• _ABOUT THIS EXERCISE_: Below are the entries; return exactly the line with "A photographer points" and every later line, without anything else.

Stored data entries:

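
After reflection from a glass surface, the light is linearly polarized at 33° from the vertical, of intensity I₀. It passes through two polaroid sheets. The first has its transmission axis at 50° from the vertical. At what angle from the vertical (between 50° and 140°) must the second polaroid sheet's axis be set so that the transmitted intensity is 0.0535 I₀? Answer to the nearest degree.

θ ≈ 126°

By Malus's law, I₁ = I₀ cos²(50° − 33°) = I₀ cos²(17°) = 0.9145 I₀.
Need I₂/I₀ = 0.0535, so cos²(θ − 50°) = 0.0535 / 0.9145 = 0.0585.
θ − 50° = arccos(√0.0585) = 76.0°, giving θ ≈ 50 + 76.0 = 126.0°.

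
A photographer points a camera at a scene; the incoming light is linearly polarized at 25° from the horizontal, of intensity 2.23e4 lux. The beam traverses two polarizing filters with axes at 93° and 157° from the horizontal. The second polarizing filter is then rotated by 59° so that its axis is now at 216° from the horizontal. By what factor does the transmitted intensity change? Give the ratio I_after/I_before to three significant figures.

I_new/I_old ≈ 1.54

Before rotation:
I₁ = I₀ cos²(93° − 25°) = I₀ cos²(68°) = 0.1403 I₀.
I₂ = I₁ cos²(157° − 93°) = 0.1403 I₀ · cos²(64°) = 0.02697 I₀.
After rotation:
I₁ = I₀ cos²(93° − 25°) = I₀ cos²(68°) = 0.1403 I₀.
Angle between axes 1 and 2: 57°. I₂ = 0.1403 I₀ · cos²(57°) = 0.04163 I₀.
Ratio = 0.04163 / 0.02697 = 1.544.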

• _YOUR SOLUTION_:
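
A photographer points a camera at a scene; the incoming light is linearly polarized at 25° from the horizontal, of intensity 2.23e4 lux. The beam traverses two polarizing filters with axes at 93° and 157° from the horizontal. The second polarizing filter is then rotated by 59° so that its axis is now at 216° from the horizontal. By what factor does the transmitted intensity change? Give the ratio I_after/I_before to three significant figures.

I_new/I_old ≈ 1.54

Before rotation:
I₁ = I₀ cos²(93° − 25°) = I₀ cos²(68°) = 0.1403 I₀.
I₂ = I₁ cos²(157° − 93°) = 0.1403 I₀ · cos²(64°) = 0.02697 I₀.
After rotation:
I₁ = I₀ cos²(93° − 25°) = I₀ cos²(68°) = 0.1403 I₀.
Angle between axes 1 and 2: 57°. I₂ = 0.1403 I₀ · cos²(57°) = 0.04163 I₀.
Ratio = 0.04163 / 0.02697 = 1.544.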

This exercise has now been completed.